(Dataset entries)

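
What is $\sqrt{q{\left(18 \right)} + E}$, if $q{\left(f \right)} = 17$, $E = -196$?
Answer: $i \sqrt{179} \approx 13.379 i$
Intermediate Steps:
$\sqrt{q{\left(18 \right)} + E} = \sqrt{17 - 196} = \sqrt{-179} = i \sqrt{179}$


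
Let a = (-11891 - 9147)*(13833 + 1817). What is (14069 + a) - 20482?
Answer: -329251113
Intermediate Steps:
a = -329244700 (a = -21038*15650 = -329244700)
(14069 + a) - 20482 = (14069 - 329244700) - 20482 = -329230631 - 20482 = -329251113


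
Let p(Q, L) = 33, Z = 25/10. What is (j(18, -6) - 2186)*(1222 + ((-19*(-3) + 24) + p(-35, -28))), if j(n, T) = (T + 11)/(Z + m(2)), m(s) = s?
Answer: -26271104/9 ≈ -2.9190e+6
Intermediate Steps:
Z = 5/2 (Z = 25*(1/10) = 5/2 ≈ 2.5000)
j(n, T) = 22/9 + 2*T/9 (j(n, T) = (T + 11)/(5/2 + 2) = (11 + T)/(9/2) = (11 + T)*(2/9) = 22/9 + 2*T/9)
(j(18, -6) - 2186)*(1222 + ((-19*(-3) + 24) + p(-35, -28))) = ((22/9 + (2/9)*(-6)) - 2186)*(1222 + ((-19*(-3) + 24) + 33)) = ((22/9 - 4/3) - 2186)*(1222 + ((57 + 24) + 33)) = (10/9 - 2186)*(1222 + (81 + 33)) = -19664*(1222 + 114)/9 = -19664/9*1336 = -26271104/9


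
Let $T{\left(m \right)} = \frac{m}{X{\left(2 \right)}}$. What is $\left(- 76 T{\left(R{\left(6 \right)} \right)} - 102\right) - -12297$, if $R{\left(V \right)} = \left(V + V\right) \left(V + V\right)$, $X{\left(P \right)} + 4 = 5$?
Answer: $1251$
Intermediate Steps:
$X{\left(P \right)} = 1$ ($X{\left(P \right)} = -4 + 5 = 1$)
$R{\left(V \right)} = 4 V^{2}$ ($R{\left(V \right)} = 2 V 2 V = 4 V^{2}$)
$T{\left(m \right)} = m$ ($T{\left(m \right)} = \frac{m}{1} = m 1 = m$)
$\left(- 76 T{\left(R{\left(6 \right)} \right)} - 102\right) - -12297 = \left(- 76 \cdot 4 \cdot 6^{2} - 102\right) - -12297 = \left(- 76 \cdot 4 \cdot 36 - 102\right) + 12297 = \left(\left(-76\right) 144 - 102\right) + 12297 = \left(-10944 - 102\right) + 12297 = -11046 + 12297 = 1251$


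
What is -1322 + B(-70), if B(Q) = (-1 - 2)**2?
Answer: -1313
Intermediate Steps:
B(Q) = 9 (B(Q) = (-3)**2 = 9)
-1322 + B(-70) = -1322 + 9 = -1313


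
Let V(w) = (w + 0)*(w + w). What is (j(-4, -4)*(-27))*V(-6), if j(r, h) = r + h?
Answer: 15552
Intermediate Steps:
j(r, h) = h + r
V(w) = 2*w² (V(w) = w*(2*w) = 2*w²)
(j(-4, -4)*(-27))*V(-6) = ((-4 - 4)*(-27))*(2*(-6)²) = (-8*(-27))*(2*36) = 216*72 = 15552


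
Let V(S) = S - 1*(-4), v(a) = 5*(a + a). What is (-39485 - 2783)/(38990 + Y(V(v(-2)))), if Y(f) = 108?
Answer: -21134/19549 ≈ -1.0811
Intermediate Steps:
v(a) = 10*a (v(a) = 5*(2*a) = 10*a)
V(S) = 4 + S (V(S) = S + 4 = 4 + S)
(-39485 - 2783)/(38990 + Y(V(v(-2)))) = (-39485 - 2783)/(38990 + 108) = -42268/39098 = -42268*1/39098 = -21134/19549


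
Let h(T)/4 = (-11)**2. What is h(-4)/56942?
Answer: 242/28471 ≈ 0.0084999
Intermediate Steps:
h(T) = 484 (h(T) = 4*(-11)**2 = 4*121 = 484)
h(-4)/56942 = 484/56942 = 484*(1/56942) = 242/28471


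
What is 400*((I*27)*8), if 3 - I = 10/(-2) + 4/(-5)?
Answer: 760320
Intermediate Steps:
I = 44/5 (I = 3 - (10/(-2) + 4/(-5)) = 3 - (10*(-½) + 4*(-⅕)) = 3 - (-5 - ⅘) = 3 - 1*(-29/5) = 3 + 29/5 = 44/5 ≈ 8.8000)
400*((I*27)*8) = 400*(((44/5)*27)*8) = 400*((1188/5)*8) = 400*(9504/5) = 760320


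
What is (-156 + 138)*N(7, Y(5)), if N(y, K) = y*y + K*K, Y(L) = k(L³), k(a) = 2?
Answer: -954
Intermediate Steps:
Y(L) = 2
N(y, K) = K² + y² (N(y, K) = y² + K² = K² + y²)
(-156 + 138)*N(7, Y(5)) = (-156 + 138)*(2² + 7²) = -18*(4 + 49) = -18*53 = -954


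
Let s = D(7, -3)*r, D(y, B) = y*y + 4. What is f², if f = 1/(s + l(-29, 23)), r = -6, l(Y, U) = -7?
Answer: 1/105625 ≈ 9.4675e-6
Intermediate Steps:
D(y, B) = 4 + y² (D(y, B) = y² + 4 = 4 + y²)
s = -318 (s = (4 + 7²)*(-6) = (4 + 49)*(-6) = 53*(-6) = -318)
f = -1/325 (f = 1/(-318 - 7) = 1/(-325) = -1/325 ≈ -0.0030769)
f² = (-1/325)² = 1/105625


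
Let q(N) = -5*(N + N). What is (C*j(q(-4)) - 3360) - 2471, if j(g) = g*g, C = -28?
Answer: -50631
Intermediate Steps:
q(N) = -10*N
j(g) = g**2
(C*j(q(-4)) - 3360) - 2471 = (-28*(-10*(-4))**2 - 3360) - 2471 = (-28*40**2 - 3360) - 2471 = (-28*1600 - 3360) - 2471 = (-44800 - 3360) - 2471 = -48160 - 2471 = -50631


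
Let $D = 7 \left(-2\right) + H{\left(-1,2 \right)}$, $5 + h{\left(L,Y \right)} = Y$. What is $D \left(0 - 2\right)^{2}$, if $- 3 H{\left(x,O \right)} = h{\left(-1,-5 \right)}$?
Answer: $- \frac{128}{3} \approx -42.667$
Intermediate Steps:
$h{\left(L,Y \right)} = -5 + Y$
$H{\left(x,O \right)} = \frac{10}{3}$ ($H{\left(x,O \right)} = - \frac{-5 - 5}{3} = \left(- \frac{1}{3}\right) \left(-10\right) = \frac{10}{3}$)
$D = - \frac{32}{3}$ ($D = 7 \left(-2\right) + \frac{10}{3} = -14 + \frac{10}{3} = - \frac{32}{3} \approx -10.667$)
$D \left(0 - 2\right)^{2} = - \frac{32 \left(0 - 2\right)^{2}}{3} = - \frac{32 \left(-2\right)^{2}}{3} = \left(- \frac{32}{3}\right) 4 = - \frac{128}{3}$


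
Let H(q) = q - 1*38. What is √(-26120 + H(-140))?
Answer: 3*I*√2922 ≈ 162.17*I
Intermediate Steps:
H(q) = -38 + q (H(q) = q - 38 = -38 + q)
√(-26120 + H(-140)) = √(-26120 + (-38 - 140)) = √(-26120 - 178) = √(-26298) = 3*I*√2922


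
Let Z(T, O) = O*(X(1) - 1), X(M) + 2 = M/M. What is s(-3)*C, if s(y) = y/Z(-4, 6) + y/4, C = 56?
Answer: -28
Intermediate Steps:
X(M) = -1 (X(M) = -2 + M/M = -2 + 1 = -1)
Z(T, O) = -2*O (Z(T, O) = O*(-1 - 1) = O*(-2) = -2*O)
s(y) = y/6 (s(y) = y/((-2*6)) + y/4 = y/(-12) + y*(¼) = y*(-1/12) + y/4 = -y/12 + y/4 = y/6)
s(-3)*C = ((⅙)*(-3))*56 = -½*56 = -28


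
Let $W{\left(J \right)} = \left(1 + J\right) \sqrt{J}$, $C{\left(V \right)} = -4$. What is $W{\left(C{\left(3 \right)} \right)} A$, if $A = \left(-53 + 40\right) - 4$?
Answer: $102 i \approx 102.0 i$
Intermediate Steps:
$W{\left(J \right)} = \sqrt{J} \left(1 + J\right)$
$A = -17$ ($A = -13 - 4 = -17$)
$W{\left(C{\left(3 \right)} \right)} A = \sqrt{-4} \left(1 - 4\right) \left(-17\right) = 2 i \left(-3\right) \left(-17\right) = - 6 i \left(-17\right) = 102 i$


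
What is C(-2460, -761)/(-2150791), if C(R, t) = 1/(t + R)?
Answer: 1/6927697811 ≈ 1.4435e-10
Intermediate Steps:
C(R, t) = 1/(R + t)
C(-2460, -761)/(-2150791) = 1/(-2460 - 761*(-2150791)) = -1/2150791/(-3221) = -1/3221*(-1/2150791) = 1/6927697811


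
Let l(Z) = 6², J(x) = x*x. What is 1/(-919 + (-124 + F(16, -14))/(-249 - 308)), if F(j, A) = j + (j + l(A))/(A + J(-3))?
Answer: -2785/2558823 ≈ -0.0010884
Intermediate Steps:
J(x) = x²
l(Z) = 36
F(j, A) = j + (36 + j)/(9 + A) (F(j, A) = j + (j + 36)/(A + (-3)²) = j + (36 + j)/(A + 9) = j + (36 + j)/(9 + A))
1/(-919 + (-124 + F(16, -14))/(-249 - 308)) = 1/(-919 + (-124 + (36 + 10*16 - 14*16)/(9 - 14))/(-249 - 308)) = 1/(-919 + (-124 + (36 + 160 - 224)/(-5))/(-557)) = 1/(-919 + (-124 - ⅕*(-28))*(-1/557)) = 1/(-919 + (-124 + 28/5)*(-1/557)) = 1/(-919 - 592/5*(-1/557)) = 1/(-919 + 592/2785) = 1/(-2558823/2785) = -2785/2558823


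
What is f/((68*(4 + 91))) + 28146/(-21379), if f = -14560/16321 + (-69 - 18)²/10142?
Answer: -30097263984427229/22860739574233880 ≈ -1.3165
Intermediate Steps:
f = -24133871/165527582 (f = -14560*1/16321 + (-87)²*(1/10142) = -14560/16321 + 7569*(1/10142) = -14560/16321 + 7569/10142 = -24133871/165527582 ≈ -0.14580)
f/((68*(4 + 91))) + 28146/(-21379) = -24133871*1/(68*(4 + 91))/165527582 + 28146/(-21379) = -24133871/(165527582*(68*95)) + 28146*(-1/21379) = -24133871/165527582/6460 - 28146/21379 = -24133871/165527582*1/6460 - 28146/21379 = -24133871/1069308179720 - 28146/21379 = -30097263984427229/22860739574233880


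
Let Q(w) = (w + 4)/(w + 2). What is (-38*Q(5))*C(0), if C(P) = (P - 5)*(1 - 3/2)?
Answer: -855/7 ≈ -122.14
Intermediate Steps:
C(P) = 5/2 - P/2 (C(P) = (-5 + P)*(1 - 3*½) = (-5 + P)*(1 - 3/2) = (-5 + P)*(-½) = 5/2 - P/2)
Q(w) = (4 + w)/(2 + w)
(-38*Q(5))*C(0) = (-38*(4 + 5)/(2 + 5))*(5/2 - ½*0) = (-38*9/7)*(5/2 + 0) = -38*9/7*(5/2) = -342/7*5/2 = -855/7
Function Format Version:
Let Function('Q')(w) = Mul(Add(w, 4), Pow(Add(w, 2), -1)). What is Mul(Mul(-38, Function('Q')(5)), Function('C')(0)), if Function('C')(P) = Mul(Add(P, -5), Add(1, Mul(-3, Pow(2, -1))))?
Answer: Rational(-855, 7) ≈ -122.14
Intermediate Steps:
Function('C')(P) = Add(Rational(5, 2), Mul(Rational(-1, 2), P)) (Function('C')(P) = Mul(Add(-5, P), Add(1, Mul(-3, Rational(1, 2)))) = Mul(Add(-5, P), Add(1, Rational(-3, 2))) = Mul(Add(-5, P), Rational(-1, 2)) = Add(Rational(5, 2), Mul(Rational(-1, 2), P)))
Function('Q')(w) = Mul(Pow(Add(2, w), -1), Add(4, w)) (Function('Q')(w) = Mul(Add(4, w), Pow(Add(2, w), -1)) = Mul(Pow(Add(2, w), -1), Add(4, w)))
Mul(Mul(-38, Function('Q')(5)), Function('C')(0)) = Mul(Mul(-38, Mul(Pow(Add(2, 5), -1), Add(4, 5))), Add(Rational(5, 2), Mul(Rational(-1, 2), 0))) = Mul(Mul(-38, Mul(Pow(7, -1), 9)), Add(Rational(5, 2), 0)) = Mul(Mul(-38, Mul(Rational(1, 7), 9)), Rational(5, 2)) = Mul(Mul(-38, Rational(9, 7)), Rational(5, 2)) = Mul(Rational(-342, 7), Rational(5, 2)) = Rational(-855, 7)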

(WORK INSTRUCTIONS)
The range runs from the line above containing "Answer: -1313" to the line containing "Answer: -50631", inclusive. Restate those lines word for word and no others.

(THE ANSWER)
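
Answer: -1313
Intermediate Steps:
B(Q) = 9 (B(Q) = (-3)**2 = 9)
-1322 + B(-70) = -1322 + 9 = -1313


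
Let V(w) = (w + 0)*(w + w). What is (j(-4, -4)*(-27))*V(-6), if j(r, h) = r + h?
Answer: 15552
Intermediate Steps:
j(r, h) = h + r
V(w) = 2*w² (V(w) = w*(2*w) = 2*w²)
(j(-4, -4)*(-27))*V(-6) = ((-4 - 4)*(-27))*(2*(-6)²) = (-8*(-27))*(2*36) = 216*72 = 15552


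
Let V(S) = S - 1*(-4), v(a) = 5*(a + a). What is (-39485 - 2783)/(38990 + Y(V(v(-2)))), if Y(f) = 108?
Answer: -21134/19549 ≈ -1.0811
Intermediate Steps:
v(a) = 10*a (v(a) = 5*(2*a) = 10*a)
V(S) = 4 + S (V(S) = S + 4 = 4 + S)
(-39485 - 2783)/(38990 + Y(V(v(-2)))) = (-39485 - 2783)/(38990 + 108) = -42268/39098 = -42268*1/39098 = -21134/19549


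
Let h(T)/4 = (-11)**2. What is h(-4)/56942?
Answer: 242/28471 ≈ 0.0084999
Intermediate Steps:
h(T) = 484 (h(T) = 4*(-11)**2 = 4*121 = 484)
h(-4)/56942 = 484/56942 = 484*(1/56942) = 242/28471


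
What is 400*((I*27)*8), if 3 - I = 10/(-2) + 4/(-5)?
Answer: 760320
Intermediate Steps:
I = 44/5 (I = 3 - (10/(-2) + 4/(-5)) = 3 - (10*(-½) + 4*(-⅕)) = 3 - (-5 - ⅘) = 3 - 1*(-29/5) = 3 + 29/5 = 44/5 ≈ 8.8000)
400*((I*27)*8) = 400*(((44/5)*27)*8) = 400*((1188/5)*8) = 400*(9504/5) = 760320


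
What is (-156 + 138)*N(7, Y(5)), if N(y, K) = y*y + K*K, Y(L) = k(L³), k(a) = 2?
Answer: -954
Intermediate Steps:
Y(L) = 2
N(y, K) = K² + y² (N(y, K) = y² + K² = K² + y²)
(-156 + 138)*N(7, Y(5)) = (-156 + 138)*(2² + 7²) = -18*(4 + 49) = -18*53 = -954


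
Let s = D(7, -3)*r, D(y, B) = y*y + 4. What is f², if f = 1/(s + l(-29, 23)), r = -6, l(Y, U) = -7?
Answer: 1/105625 ≈ 9.4675e-6
Intermediate Steps:
D(y, B) = 4 + y² (D(y, B) = y² + 4 = 4 + y²)
s = -318 (s = (4 + 7²)*(-6) = (4 + 49)*(-6) = 53*(-6) = -318)
f = -1/325 (f = 1/(-318 - 7) = 1/(-325) = -1/325 ≈ -0.0030769)
f² = (-1/325)² = 1/105625


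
Let q(N) = -5*(N + N). What is (C*j(q(-4)) - 3360) - 2471, if j(g) = g*g, C = -28?
Answer: -50631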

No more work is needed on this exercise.